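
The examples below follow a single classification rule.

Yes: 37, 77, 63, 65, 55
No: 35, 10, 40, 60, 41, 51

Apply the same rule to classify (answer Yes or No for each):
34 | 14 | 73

The classifier is using: digit sum ≥ 9.
34 — digit sum 3+4 = 7, hence No. 14 — digit sum 1+4 = 5, hence No. 73 — digit sum 7+3 = 10, hence Yes.

No, No, Yes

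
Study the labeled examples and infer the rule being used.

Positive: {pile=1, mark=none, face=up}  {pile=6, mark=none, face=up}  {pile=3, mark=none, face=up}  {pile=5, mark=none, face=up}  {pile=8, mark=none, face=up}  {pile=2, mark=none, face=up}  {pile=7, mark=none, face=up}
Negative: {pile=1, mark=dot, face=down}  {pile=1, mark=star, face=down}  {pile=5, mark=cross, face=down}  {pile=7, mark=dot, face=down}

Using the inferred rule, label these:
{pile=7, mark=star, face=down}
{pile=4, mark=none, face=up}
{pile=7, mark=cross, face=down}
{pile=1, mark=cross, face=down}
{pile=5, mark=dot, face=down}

Negative, Positive, Negative, Negative, Negative

The distinguishing property — face is up — holds for all the 'Positive' cases and none of the 'Negative' cases.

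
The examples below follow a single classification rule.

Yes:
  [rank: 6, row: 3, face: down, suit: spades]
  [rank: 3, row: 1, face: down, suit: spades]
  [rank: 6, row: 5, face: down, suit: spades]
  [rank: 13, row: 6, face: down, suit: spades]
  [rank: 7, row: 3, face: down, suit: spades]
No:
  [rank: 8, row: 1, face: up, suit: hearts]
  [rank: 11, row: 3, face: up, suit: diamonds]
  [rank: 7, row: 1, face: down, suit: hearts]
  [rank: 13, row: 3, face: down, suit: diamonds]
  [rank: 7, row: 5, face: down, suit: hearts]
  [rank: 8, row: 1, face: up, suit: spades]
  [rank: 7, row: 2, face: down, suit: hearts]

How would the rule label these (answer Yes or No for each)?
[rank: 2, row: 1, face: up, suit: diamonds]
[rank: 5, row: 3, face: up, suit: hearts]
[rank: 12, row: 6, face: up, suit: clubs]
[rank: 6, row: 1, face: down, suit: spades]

No, No, No, Yes

The rule appears to be: face is down AND suit is spades.
[rank: 2, row: 1, face: up, suit: diamonds]: No (face is up, suit is diamonds).
[rank: 5, row: 3, face: up, suit: hearts]: No (face is up, suit is hearts).
[rank: 12, row: 6, face: up, suit: clubs]: No (face is up, suit is clubs).
[rank: 6, row: 1, face: down, suit: spades]: Yes (face is down, suit is spades).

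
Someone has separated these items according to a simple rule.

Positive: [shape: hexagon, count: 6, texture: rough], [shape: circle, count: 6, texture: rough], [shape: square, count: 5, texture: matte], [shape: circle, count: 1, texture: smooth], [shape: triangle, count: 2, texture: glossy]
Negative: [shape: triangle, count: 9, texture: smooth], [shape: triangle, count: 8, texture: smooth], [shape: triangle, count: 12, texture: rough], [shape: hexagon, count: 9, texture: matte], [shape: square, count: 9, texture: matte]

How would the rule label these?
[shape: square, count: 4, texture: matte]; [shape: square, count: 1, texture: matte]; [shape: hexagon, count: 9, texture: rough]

Positive, Positive, Negative

The classifier is using: count ≤ 6.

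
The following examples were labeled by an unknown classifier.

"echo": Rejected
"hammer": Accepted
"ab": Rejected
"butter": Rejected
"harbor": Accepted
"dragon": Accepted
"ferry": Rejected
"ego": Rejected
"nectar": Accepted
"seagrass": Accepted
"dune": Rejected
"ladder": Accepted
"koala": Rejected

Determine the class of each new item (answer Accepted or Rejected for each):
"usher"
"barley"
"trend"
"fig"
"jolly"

Rejected, Accepted, Rejected, Rejected, Rejected

The common property of the 'Accepted' items is: contains 'a' AND contains 'r'. No 'Rejected' item has it.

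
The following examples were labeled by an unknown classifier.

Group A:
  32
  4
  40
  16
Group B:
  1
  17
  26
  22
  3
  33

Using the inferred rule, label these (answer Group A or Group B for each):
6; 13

All 'Group A' examples share one property — multiple of 4 — and every 'Group B' example lacks it.
6 — 6 = 4·1 + 2, hence Group B.
13 — 13 = 4·3 + 1, hence Group B.

Group B, Group B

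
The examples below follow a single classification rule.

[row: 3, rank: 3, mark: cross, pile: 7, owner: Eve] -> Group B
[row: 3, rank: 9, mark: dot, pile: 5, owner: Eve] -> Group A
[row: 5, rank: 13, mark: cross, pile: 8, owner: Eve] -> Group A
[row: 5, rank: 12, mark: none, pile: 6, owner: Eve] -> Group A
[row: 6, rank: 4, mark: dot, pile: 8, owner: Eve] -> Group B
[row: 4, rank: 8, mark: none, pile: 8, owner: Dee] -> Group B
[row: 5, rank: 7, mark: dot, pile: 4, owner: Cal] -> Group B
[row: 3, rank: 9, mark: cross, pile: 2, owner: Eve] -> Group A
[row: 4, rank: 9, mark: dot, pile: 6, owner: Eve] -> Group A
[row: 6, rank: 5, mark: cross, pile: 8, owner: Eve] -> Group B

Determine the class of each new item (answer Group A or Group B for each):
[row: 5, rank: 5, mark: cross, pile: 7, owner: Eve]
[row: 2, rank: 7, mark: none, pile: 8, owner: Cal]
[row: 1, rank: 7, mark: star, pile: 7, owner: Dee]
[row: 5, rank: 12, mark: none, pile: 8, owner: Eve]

The common property of the 'Group A' items is: rank ≥ 9. No 'Group B' item has it.
[row: 5, rank: 5, mark: cross, pile: 7, owner: Eve] → rank = 5 → Group B. [row: 2, rank: 7, mark: none, pile: 8, owner: Cal] → rank = 7 → Group B. [row: 1, rank: 7, mark: star, pile: 7, owner: Dee] → rank = 7 → Group B. [row: 5, rank: 12, mark: none, pile: 8, owner: Eve] → rank = 12 → Group A.

Group B, Group B, Group B, Group A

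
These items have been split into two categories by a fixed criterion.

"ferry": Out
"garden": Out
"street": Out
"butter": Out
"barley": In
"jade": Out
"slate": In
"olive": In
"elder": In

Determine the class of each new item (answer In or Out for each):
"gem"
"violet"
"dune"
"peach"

Out, In, Out, Out

The distinguishing property — contains 'l' — holds for all the 'In' cases and none of the 'Out' cases.
"gem": no 'l', does not fit → Out.
"violet": has 'l', satisfies this → In.
"dune": no 'l', does not fit → Out.
"peach": no 'l', does not fit → Out.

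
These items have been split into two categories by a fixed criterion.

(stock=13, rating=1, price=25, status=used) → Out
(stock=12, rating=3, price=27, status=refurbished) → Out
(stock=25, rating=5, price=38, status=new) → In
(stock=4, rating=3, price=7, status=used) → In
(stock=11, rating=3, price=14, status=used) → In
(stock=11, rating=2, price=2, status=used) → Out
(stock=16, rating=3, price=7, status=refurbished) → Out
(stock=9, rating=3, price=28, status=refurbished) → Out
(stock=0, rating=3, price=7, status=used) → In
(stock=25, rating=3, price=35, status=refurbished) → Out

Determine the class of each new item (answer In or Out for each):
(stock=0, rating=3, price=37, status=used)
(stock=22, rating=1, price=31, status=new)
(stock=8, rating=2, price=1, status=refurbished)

Every 'In' example satisfies: status is not refurbished AND rating ≥ 3. None of the 'Out' examples do.
In: (stock=0, rating=3, price=37, status=used), since status is used, rating = 3.
Out: (stock=22, rating=1, price=31, status=new), since status is new, rating = 1.
Out: (stock=8, rating=2, price=1, status=refurbished), since status is refurbished, rating = 2.

In, Out, Out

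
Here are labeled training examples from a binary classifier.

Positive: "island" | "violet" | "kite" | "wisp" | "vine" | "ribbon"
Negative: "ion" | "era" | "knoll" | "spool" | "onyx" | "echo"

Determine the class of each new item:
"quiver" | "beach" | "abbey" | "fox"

The common property of the 'Positive' items is: even length AND contains 'i'. No 'Negative' item has it.
"quiver": length 6, has 'i', satisfies this → Positive.
"beach": length 5, no 'i', doesn't match → Negative.
"abbey": length 5, no 'i', doesn't match → Negative.
"fox": length 3, no 'i', doesn't match → Negative.

Positive, Negative, Negative, Negative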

::::::::::

YOUR ASSIGNMENT
Return all lines from the entries that contain the string "echo".

COMPLETED EXERCISE
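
"echo": Rejected
Negative: "ion" | "era" | "knoll" | "spool" | "onyx" | "echo"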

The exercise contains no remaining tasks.